» **Task statement**:
Examine each line in the records below for the word "following". Report how many lines contain it, and nothing else.

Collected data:
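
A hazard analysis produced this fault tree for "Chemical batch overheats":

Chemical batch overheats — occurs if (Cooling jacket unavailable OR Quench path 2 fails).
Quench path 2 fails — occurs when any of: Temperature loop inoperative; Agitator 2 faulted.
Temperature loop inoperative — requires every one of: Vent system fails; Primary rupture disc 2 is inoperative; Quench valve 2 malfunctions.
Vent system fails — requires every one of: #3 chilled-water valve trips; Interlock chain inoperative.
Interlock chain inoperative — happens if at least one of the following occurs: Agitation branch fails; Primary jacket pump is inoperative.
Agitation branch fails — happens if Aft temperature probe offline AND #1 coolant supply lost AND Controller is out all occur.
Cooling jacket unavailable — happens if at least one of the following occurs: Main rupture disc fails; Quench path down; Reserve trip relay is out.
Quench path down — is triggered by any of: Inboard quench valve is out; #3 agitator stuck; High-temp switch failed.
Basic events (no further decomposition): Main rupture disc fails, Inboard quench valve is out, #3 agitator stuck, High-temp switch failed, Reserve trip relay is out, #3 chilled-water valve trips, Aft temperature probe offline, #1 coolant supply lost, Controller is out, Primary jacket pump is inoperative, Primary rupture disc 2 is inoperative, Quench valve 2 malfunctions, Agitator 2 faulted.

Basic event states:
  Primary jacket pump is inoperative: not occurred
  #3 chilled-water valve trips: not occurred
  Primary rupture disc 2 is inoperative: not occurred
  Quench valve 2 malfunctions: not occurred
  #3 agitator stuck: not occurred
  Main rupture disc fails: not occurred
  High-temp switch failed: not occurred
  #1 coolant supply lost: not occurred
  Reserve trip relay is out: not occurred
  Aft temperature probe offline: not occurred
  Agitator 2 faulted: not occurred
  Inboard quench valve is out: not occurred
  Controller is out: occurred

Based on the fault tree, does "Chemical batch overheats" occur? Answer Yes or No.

No

Quench path down [OR]: Inboard quench valve is out=not, #3 agitator stuck=not, High-temp switch failed=not → no input occurs → does not occur.
Cooling jacket unavailable [OR]: Main rupture disc fails=not, Quench path down=not, Reserve trip relay is out=not → no input occurs → does not occur.
Agitation branch fails [AND]: Aft temperature probe offline=not, #1 coolant supply lost=not, Controller is out=occurs → not all inputs occur → does not occur.
Interlock chain inoperative [OR]: Agitation branch fails=not, Primary jacket pump is inoperative=not → no input occurs → does not occur.
Vent system fails [AND]: #3 chilled-water valve trips=not, Interlock chain inoperative=not → not all inputs occur → does not occur.
Temperature loop inoperative [AND]: Vent system fails=not, Primary rupture disc 2 is inoperative=not, Quench valve 2 malfunctions=not → not all inputs occur → does not occur.
Quench path 2 fails [OR]: Temperature loop inoperative=not, Agitator 2 faulted=not → no input occurs → does not occur.
Chemical batch overheats [OR]: Cooling jacket unavailable=not, Quench path 2 fails=not → no input occurs → does not occur.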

» **Answer to this exercise**:
2